*** Opening of Provided data ***

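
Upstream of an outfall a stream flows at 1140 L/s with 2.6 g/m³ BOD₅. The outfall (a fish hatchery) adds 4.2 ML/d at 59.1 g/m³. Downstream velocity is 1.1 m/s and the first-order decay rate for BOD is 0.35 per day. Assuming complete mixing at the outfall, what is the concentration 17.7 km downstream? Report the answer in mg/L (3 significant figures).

4.2 ML/d = 0.04861 m³/s.
1140 L/s = 1.14 m³/s.
After complete mixing, C₀ = (0.04861·59.1 + 1.14·2.6) / 1.189 = 4.911 mg/L.
Travel time t = 1.77e+04 m / 1.1 m/s = 1.609e+04 s = 0.1862 d.
C = 4.911·exp(−0.35·0.1862) = 4.911·0.9369 = 4.601 mg/L.

4.60 mg/L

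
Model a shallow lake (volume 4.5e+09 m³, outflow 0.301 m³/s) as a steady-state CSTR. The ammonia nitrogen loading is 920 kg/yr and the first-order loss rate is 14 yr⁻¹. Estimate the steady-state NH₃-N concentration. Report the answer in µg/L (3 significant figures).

0.0146 µg/L

Outflow Q = 0.301 m³/s × 3.156e+07 s/yr = 9.499e+06 m³/yr.
Steady-state CSTR mass balance: W = Q·C + k·V·C, so C = W/(Q + kV).
Q + kV = 9.499e+06 + 14·4.5e+09 = 6.301e+10 m³/yr.
C = 920/6.301e+10 = 1.46e-08 kg/m³ = 1.46e-05 mg/L = 0.0146 µg/L.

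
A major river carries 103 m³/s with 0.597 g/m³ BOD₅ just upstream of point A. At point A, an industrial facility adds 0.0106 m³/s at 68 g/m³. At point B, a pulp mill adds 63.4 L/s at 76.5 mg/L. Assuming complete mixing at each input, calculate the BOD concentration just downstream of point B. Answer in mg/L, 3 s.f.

After input A: C = (103·0.597 + 0.0106·68) / 103 = 0.6039 mg/L.
63.4 L/s = 0.0634 m³/s.
After input B: C = (103·0.6039 + 0.0634·76.5) / 103.1 = 0.6506 mg/L.

0.651 mg/L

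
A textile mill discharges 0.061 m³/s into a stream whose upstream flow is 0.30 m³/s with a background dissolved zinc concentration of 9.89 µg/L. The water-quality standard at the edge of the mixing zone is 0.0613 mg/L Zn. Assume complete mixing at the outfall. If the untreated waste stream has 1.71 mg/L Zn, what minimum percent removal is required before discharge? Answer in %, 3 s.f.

9.89 µg/L = 0.00989 mg/L.
Mass balance: 0.0613·0.361 = 0.061·Cₑ + 0.3·0.00989.
Cₑ = (0.02213 − 0.002967) / 0.061 = 0.3141 mg/L.
Required removal = 1 − 0.3141/1.71 = 81.63 %.

81.6 %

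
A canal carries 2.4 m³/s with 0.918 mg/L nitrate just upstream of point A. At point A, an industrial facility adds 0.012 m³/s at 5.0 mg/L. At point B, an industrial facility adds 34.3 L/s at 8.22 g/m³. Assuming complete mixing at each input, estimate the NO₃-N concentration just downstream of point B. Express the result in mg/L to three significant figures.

After input A: C = (2.4·0.918 + 0.012·5) / 2.412 = 0.9383 mg/L.
34.3 L/s = 0.0343 m³/s.
After input B: C = (2.412·0.9383 + 0.0343·8.22) / 2.446 = 1.04 mg/L.

1.04 mg/L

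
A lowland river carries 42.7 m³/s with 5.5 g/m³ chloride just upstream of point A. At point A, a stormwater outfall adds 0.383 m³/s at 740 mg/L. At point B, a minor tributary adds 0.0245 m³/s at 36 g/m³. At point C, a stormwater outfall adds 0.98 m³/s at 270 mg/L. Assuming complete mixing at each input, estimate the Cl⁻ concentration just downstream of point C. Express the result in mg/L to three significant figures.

After input A: C = (42.7·5.5 + 0.383·740) / 43.08 = 12.03 mg/L.
After input B: C = (43.08·12.03 + 0.0245·36) / 43.11 = 12.04 mg/L.
After input C: C = (43.11·12.04 + 0.98·270) / 44.09 = 17.78 mg/L.

17.8 mg/L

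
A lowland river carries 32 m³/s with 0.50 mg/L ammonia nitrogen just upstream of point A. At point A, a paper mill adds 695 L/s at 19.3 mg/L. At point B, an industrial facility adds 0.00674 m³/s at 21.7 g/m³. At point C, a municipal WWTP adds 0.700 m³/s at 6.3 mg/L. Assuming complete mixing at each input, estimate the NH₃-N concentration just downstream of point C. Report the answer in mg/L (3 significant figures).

1.02 mg/L

695 L/s = 0.695 m³/s.
After input A: C = (32·0.5 + 0.695·19.3) / 32.7 = 0.8996 mg/L.
After input B: C = (32.7·0.8996 + 0.00674·21.7) / 32.7 = 0.9039 mg/L.
After input C: C = (32.7·0.9039 + 0.7·6.3) / 33.4 = 1.017 mg/L.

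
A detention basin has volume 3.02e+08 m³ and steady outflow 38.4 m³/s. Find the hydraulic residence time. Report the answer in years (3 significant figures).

Q = 38.4 m³/s × 3.156e+07 s/yr = 1.212e+09 m³/yr.
Hydraulic residence time τ = V/Q = 3.02e+08/1.212e+09 = 0.2492 yr.

0.249 yr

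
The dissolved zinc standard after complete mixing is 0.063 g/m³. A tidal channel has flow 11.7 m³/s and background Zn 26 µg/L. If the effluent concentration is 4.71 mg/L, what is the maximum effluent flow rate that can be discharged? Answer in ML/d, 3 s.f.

26 µg/L = 0.026 mg/L.
Mass balance at complete mixing: C_std·(Q_w + Q_r) = Q_w·C_e + Q_r·C_b.
Rearranging, Q_w = Q_r·(C_std − C_b)/(C_e − C_std) = 11.7·(0.063 − 0.026) / (4.71 − 0.063) = 0.09316 m³/s.
= 8.049 ML/d.

8.05 ML/d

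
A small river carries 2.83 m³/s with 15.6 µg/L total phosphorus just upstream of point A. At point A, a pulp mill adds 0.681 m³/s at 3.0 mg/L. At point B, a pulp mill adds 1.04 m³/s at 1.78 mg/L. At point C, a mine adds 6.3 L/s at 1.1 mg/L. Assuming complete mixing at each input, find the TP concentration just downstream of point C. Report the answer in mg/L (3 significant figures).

15.6 µg/L = 0.0156 mg/L.
After input A: C = (2.83·0.0156 + 0.681·3) / 3.511 = 0.5945 mg/L.
After input B: C = (3.511·0.5945 + 1.04·1.78) / 4.551 = 0.8654 mg/L.
6.3 L/s = 0.0063 m³/s.
After input C: C = (4.551·0.8654 + 0.0063·1.1) / 4.557 = 0.8657 mg/L.

0.866 mg/L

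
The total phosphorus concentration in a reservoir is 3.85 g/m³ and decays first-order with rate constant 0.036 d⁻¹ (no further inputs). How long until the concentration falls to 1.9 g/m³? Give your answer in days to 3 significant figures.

t = ln(C₀/C)/k = ln(3.85/1.9)/0.036 = 0.7062/0.036 = 19.62 d.

19.6 d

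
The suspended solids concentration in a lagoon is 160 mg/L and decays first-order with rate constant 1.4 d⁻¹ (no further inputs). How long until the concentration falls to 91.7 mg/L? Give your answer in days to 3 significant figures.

0.398 d

t = ln(C₀/C)/k = ln(160/91.7)/1.4 = 0.5567/1.4 = 0.3976 d.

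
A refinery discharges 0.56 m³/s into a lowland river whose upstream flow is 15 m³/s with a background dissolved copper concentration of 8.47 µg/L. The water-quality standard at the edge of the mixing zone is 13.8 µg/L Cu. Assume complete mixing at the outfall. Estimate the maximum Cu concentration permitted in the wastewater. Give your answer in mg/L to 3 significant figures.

0.157 mg/L

8.47 µg/L = 0.00847 mg/L.
13.8 µg/L = 0.0138 mg/L.
Mass balance: 0.0138·15.56 = 0.56·Cₑ + 15·0.00847.
Cₑ = (0.2147 − 0.127) / 0.56 = 0.1566 mg/L.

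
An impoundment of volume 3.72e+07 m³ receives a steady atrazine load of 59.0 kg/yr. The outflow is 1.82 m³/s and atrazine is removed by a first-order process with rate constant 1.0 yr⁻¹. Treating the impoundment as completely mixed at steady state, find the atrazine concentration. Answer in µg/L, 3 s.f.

Outflow Q = 1.82 m³/s × 3.156e+07 s/yr = 5.743e+07 m³/yr.
Steady-state CSTR mass balance: W = Q·C + k·V·C, so C = W/(Q + kV).
Q + kV = 5.743e+07 + 1.0·3.72e+07 = 9.463e+07 m³/yr.
C = 59.0/9.463e+07 = 6.234e-07 kg/m³ = 0.0006234 mg/L = 0.6234 µg/L.

0.623 µg/L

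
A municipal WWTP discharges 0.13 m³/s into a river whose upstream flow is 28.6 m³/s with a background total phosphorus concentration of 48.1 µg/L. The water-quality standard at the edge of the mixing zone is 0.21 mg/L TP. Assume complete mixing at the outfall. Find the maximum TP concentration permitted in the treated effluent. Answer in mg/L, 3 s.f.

48.1 µg/L = 0.0481 mg/L.
Mass balance: 0.21·28.73 = 0.13·Cₑ + 28.6·0.0481.
Cₑ = (6.033 − 1.376) / 0.13 = 35.83 mg/L.

35.8 mg/L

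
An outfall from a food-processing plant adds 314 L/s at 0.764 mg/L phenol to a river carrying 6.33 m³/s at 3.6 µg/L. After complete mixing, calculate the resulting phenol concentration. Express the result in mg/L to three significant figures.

314 L/s = 0.314 m³/s.
3.6 µg/L = 0.0036 mg/L.
Conservation of mass across the mixing zone: C = (0.314·0.764 + 6.33·0.0036) / (0.314 + 6.33) = 0.2627/6.644 = 0.03954 mg/L.

0.0395 mg/L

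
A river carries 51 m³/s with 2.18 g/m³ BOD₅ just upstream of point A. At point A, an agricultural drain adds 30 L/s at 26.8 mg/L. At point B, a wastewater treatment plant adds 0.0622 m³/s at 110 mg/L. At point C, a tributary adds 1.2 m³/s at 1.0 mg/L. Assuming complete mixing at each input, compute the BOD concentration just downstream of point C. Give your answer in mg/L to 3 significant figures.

2.30 mg/L

30 L/s = 0.03 m³/s.
After input A: C = (51·2.18 + 0.03·26.8) / 51.03 = 2.194 mg/L.
After input B: C = (51.03·2.194 + 0.0622·110) / 51.09 = 2.326 mg/L.
After input C: C = (51.09·2.326 + 1.2·1) / 52.29 = 2.295 mg/L.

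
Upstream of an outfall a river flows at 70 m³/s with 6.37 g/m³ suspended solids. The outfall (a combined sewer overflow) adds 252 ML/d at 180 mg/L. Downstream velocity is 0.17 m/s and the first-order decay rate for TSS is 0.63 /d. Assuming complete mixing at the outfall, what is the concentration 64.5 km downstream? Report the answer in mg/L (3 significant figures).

252 ML/d = 2.917 m³/s.
After complete mixing, C₀ = (2.917·180 + 70·6.37) / 72.92 = 13.32 mg/L.
Travel time t = 6.45e+04 m / 0.17 m/s = 3.794e+05 s = 4.391 d.
C = 13.32·exp(−0.63·4.391) = 13.32·0.06288 = 0.8372 mg/L.

0.837 mg/L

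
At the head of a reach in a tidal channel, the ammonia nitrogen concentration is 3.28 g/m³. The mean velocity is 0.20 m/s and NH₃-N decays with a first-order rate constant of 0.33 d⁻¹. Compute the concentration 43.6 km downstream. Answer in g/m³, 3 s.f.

Travel time t = 43.6 km / 0.20 m/s = 4.36e+04/0.20 = 2.18e+05 s = 2.523 d.
First-order decay: C = 3.28·exp(−0.33·2.523) = 3.28·0.4349 = 1.426 g/m³.

1.43 g/m³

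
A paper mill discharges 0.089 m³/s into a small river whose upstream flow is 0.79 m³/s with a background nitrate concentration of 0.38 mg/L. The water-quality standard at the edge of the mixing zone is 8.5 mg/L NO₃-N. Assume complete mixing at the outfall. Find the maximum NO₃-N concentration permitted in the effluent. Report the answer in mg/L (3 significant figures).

80.6 mg/L

Mass balance: 8.5·0.879 = 0.089·Cₑ + 0.79·0.38.
Cₑ = (7.471 − 0.3002) / 0.089 = 80.58 mg/L.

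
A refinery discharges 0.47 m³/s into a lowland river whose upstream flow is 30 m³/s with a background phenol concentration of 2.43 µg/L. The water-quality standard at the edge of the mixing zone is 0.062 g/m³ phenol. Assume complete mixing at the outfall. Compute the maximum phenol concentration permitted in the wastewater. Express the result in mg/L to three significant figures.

2.43 µg/L = 0.00243 mg/L.
Mass balance: 0.062·30.47 = 0.47·Cₑ + 30·0.00243.
Cₑ = (1.889 − 0.0729) / 0.47 = 3.864 mg/L.

3.86 mg/L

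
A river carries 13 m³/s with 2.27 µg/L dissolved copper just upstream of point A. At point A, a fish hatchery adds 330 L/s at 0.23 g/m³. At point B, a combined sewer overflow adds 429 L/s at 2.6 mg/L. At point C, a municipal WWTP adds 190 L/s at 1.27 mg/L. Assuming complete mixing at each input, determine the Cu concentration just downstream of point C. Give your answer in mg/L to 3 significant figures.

2.27 µg/L = 0.00227 mg/L.
330 L/s = 0.33 m³/s.
After input A: C = (13·0.00227 + 0.33·0.23) / 13.33 = 0.007908 mg/L.
429 L/s = 0.429 m³/s.
After input B: C = (13.33·0.007908 + 0.429·2.6) / 13.76 = 0.08873 mg/L.
190 L/s = 0.19 m³/s.
After input C: C = (13.76·0.08873 + 0.19·1.27) / 13.95 = 0.1048 mg/L.

0.105 mg/L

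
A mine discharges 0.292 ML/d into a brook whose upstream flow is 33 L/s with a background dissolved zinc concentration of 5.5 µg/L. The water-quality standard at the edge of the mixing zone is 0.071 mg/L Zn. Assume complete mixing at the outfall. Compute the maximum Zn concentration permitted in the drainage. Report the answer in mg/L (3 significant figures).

0.292 ML/d = 0.00338 m³/s.
33 L/s = 0.033 m³/s.
5.5 µg/L = 0.0055 mg/L.
Mass balance: 0.071·0.03638 = 0.00338·Cₑ + 0.033·0.0055.
Cₑ = (0.002583 − 0.0001815) / 0.00338 = 0.7106 mg/L.

0.711 mg/L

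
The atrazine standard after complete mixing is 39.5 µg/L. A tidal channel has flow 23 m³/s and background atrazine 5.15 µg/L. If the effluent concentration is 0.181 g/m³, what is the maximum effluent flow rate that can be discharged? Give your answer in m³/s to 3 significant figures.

5.58 m³/s

5.15 µg/L = 0.00515 mg/L.
39.5 µg/L = 0.0395 mg/L.
Mass balance at complete mixing: C_std·(Q_w + Q_r) = Q_w·C_e + Q_r·C_b.
Rearranging, Q_w = Q_r·(C_std − C_b)/(C_e − C_std) = 23·(0.0395 − 0.00515) / (0.181 − 0.0395) = 5.583 m³/s.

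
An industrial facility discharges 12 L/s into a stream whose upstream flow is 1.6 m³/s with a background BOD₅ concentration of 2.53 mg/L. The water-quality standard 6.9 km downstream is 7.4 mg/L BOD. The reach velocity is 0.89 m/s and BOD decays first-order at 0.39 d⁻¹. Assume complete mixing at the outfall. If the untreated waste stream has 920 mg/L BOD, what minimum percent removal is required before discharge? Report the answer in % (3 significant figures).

12 L/s = 0.012 m³/s.
Travel time to the compliance point: t = 6900/0.89 = 7753 s = 0.08973 d; decay factor exp(−0.39·0.08973) = 0.9656.
So the concentration just after mixing may be at most 7.4/0.9656 = 7.664 mg/L.
Mass balance: 7.664·1.612 = 0.012·Cₑ + 1.6·2.53.
Cₑ = (12.35 − 4.048) / 0.012 = 692.1 mg/L.
Required removal = 1 − 692.1/920 = 24.77 %.

24.8 %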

*** Close of Provided data ***

◆ Directions for this task: Quote only the lines from the one containing "An industrial facility discharges" through the final line of the records, with both ends included.

◆ Problem solution:
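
An industrial facility discharges 12 L/s into a stream whose upstream flow is 1.6 m³/s with a background BOD₅ concentration of 2.53 mg/L. The water-quality standard 6.9 km downstream is 7.4 mg/L BOD. The reach velocity is 0.89 m/s and BOD decays first-order at 0.39 d⁻¹. Assume complete mixing at the outfall. If the untreated waste stream has 920 mg/L BOD, what minimum percent removal is required before discharge? Report the answer in % (3 significant figures).

12 L/s = 0.012 m³/s.
Travel time to the compliance point: t = 6900/0.89 = 7753 s = 0.08973 d; decay factor exp(−0.39·0.08973) = 0.9656.
So the concentration just after mixing may be at most 7.4/0.9656 = 7.664 mg/L.
Mass balance: 7.664·1.612 = 0.012·Cₑ + 1.6·2.53.
Cₑ = (12.35 − 4.048) / 0.012 = 692.1 mg/L.
Required removal = 1 − 692.1/920 = 24.77 %.

24.8 %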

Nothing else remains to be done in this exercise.